-- Your goal --
Copy exactly the lines of the records below, and only those lines, beginning with the line that contains "Binary: 00111011 01011100 11011100 10111101" and ending with the line that contains "Binary: 01011001 00000101".

-- Provided data --
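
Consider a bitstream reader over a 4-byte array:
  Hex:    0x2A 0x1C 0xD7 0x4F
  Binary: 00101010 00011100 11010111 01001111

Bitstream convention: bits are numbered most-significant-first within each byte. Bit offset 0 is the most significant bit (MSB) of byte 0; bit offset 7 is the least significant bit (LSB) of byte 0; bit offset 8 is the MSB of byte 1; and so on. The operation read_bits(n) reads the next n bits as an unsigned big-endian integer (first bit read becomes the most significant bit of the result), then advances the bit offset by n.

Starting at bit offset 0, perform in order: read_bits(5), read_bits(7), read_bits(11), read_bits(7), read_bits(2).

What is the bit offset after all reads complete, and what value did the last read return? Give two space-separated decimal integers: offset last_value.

Answer: 32 3

Derivation:
Read 1: bits[0:5] width=5 -> value=5 (bin 00101); offset now 5 = byte 0 bit 5; 27 bits remain
Read 2: bits[5:12] width=7 -> value=33 (bin 0100001); offset now 12 = byte 1 bit 4; 20 bits remain
Read 3: bits[12:23] width=11 -> value=1643 (bin 11001101011); offset now 23 = byte 2 bit 7; 9 bits remain
Read 4: bits[23:30] width=7 -> value=83 (bin 1010011); offset now 30 = byte 3 bit 6; 2 bits remain
Read 5: bits[30:32] width=2 -> value=3 (bin 11); offset now 32 = byte 4 bit 0; 0 bits remain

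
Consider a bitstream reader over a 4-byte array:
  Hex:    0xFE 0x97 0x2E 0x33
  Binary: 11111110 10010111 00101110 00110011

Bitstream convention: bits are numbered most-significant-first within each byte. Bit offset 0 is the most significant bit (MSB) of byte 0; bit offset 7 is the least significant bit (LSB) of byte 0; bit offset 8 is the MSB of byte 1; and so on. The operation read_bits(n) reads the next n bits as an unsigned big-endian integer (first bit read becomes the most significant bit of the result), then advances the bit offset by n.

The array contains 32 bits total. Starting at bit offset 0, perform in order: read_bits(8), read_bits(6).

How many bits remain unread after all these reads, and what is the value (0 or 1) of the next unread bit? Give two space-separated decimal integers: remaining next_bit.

Answer: 18 1

Derivation:
Read 1: bits[0:8] width=8 -> value=254 (bin 11111110); offset now 8 = byte 1 bit 0; 24 bits remain
Read 2: bits[8:14] width=6 -> value=37 (bin 100101); offset now 14 = byte 1 bit 6; 18 bits remain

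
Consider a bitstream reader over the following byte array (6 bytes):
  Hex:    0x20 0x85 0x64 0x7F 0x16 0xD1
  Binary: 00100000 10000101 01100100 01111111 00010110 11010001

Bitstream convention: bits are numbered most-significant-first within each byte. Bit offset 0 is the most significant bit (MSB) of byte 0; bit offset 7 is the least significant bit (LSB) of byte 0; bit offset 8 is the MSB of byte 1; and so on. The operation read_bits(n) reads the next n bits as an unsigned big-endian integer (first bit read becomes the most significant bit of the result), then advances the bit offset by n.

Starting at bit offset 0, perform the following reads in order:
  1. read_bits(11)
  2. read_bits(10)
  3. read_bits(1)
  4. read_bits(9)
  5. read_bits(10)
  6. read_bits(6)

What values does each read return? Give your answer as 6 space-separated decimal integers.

Read 1: bits[0:11] width=11 -> value=260 (bin 00100000100); offset now 11 = byte 1 bit 3; 37 bits remain
Read 2: bits[11:21] width=10 -> value=172 (bin 0010101100); offset now 21 = byte 2 bit 5; 27 bits remain
Read 3: bits[21:22] width=1 -> value=1 (bin 1); offset now 22 = byte 2 bit 6; 26 bits remain
Read 4: bits[22:31] width=9 -> value=63 (bin 000111111); offset now 31 = byte 3 bit 7; 17 bits remain
Read 5: bits[31:41] width=10 -> value=557 (bin 1000101101); offset now 41 = byte 5 bit 1; 7 bits remain
Read 6: bits[41:47] width=6 -> value=40 (bin 101000); offset now 47 = byte 5 bit 7; 1 bits remain

Answer: 260 172 1 63 557 40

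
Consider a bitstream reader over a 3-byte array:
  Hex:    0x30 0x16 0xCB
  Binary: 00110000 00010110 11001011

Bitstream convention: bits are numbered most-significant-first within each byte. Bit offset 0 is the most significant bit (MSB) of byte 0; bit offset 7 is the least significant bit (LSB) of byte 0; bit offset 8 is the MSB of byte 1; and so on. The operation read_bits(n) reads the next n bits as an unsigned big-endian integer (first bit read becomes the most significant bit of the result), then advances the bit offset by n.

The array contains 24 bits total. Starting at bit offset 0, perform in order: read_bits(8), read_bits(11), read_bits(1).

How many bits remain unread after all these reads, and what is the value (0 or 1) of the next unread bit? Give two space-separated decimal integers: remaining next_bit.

Read 1: bits[0:8] width=8 -> value=48 (bin 00110000); offset now 8 = byte 1 bit 0; 16 bits remain
Read 2: bits[8:19] width=11 -> value=182 (bin 00010110110); offset now 19 = byte 2 bit 3; 5 bits remain
Read 3: bits[19:20] width=1 -> value=0 (bin 0); offset now 20 = byte 2 bit 4; 4 bits remain

Answer: 4 1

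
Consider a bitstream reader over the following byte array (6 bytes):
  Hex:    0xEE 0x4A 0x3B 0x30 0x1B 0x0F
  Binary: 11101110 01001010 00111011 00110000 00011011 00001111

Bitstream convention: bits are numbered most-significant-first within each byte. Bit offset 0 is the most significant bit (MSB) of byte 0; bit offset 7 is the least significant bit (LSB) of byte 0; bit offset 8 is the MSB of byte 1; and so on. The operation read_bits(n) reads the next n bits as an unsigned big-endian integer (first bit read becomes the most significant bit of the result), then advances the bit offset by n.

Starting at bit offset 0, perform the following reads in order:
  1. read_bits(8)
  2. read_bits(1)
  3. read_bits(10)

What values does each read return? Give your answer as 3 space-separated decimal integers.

Read 1: bits[0:8] width=8 -> value=238 (bin 11101110); offset now 8 = byte 1 bit 0; 40 bits remain
Read 2: bits[8:9] width=1 -> value=0 (bin 0); offset now 9 = byte 1 bit 1; 39 bits remain
Read 3: bits[9:19] width=10 -> value=593 (bin 1001010001); offset now 19 = byte 2 bit 3; 29 bits remain

Answer: 238 0 593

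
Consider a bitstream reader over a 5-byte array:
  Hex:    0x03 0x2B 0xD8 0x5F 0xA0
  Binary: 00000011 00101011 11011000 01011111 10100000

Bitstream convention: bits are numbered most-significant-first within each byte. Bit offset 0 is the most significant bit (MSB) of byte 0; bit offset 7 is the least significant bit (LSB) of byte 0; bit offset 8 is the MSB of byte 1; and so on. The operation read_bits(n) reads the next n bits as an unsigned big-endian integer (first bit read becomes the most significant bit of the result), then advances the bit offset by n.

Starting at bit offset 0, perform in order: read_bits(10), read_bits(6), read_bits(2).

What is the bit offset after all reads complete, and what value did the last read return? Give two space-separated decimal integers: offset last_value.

Answer: 18 3

Derivation:
Read 1: bits[0:10] width=10 -> value=12 (bin 0000001100); offset now 10 = byte 1 bit 2; 30 bits remain
Read 2: bits[10:16] width=6 -> value=43 (bin 101011); offset now 16 = byte 2 bit 0; 24 bits remain
Read 3: bits[16:18] width=2 -> value=3 (bin 11); offset now 18 = byte 2 bit 2; 22 bits remain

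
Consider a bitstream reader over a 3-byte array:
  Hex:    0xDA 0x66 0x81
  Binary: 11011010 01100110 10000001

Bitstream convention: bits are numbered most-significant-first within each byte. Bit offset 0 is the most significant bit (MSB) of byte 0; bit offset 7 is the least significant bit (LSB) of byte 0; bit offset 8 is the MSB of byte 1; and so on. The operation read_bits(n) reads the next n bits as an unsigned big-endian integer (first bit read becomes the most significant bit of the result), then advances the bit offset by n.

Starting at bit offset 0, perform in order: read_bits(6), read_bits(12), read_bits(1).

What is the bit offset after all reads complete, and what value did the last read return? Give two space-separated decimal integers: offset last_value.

Read 1: bits[0:6] width=6 -> value=54 (bin 110110); offset now 6 = byte 0 bit 6; 18 bits remain
Read 2: bits[6:18] width=12 -> value=2458 (bin 100110011010); offset now 18 = byte 2 bit 2; 6 bits remain
Read 3: bits[18:19] width=1 -> value=0 (bin 0); offset now 19 = byte 2 bit 3; 5 bits remain

Answer: 19 0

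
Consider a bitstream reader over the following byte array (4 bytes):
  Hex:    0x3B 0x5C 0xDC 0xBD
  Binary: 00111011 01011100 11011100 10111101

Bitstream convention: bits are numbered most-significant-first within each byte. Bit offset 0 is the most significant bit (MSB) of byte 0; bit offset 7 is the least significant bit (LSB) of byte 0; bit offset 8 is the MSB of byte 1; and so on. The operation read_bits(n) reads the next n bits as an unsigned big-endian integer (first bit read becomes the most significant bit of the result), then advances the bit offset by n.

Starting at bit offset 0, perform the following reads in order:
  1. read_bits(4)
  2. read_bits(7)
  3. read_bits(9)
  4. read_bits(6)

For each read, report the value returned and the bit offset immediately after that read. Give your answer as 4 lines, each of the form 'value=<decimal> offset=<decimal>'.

Read 1: bits[0:4] width=4 -> value=3 (bin 0011); offset now 4 = byte 0 bit 4; 28 bits remain
Read 2: bits[4:11] width=7 -> value=90 (bin 1011010); offset now 11 = byte 1 bit 3; 21 bits remain
Read 3: bits[11:20] width=9 -> value=461 (bin 111001101); offset now 20 = byte 2 bit 4; 12 bits remain
Read 4: bits[20:26] width=6 -> value=50 (bin 110010); offset now 26 = byte 3 bit 2; 6 bits remain

Answer: value=3 offset=4
value=90 offset=11
value=461 offset=20
value=50 offset=26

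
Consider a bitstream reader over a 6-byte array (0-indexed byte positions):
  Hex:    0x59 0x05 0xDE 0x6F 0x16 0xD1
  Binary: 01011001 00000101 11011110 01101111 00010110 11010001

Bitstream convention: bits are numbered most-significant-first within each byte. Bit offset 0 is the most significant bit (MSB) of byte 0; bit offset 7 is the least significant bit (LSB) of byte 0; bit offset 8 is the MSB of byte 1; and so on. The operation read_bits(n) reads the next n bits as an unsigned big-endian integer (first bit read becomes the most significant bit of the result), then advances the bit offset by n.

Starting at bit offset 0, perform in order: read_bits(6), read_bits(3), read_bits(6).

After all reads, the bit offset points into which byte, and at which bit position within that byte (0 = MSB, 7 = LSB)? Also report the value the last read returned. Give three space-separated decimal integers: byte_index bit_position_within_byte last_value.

Read 1: bits[0:6] width=6 -> value=22 (bin 010110); offset now 6 = byte 0 bit 6; 42 bits remain
Read 2: bits[6:9] width=3 -> value=2 (bin 010); offset now 9 = byte 1 bit 1; 39 bits remain
Read 3: bits[9:15] width=6 -> value=2 (bin 000010); offset now 15 = byte 1 bit 7; 33 bits remain

Answer: 1 7 2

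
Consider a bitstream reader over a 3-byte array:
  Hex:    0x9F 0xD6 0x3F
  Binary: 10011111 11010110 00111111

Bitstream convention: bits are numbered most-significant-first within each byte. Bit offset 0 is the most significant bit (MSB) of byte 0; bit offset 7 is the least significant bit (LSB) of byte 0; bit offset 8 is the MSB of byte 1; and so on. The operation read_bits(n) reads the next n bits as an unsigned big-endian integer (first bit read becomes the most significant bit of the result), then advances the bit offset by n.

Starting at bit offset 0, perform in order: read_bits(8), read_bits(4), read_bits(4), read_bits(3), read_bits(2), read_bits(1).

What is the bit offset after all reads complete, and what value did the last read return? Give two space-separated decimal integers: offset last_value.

Answer: 22 1

Derivation:
Read 1: bits[0:8] width=8 -> value=159 (bin 10011111); offset now 8 = byte 1 bit 0; 16 bits remain
Read 2: bits[8:12] width=4 -> value=13 (bin 1101); offset now 12 = byte 1 bit 4; 12 bits remain
Read 3: bits[12:16] width=4 -> value=6 (bin 0110); offset now 16 = byte 2 bit 0; 8 bits remain
Read 4: bits[16:19] width=3 -> value=1 (bin 001); offset now 19 = byte 2 bit 3; 5 bits remain
Read 5: bits[19:21] width=2 -> value=3 (bin 11); offset now 21 = byte 2 bit 5; 3 bits remain
Read 6: bits[21:22] width=1 -> value=1 (bin 1); offset now 22 = byte 2 bit 6; 2 bits remain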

-- Task answer --
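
  Binary: 00111011 01011100 11011100 10111101

Bitstream convention: bits are numbered most-significant-first within each byte. Bit offset 0 is the most significant bit (MSB) of byte 0; bit offset 7 is the least significant bit (LSB) of byte 0; bit offset 8 is the MSB of byte 1; and so on. The operation read_bits(n) reads the next n bits as an unsigned big-endian integer (first bit read becomes the most significant bit of the result), then advances the bit offset by n.

Starting at bit offset 0, perform the following reads in order:
  1. read_bits(4)
  2. read_bits(7)
  3. read_bits(9)
  4. read_bits(6)

For each read, report the value returned and the bit offset immediately after that read. Give your answer as 4 lines, each of the form 'value=<decimal> offset=<decimal>'.

Read 1: bits[0:4] width=4 -> value=3 (bin 0011); offset now 4 = byte 0 bit 4; 28 bits remain
Read 2: bits[4:11] width=7 -> value=90 (bin 1011010); offset now 11 = byte 1 bit 3; 21 bits remain
Read 3: bits[11:20] width=9 -> value=461 (bin 111001101); offset now 20 = byte 2 bit 4; 12 bits remain
Read 4: bits[20:26] width=6 -> value=50 (bin 110010); offset now 26 = byte 3 bit 2; 6 bits remain

Answer: value=3 offset=4
value=90 offset=11
value=461 offset=20
value=50 offset=26

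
Consider a bitstream reader over a 6-byte array (0-indexed byte positions):
  Hex:    0x59 0x05 0xDE 0x6F 0x16 0xD1
  Binary: 01011001 00000101 11011110 01101111 00010110 11010001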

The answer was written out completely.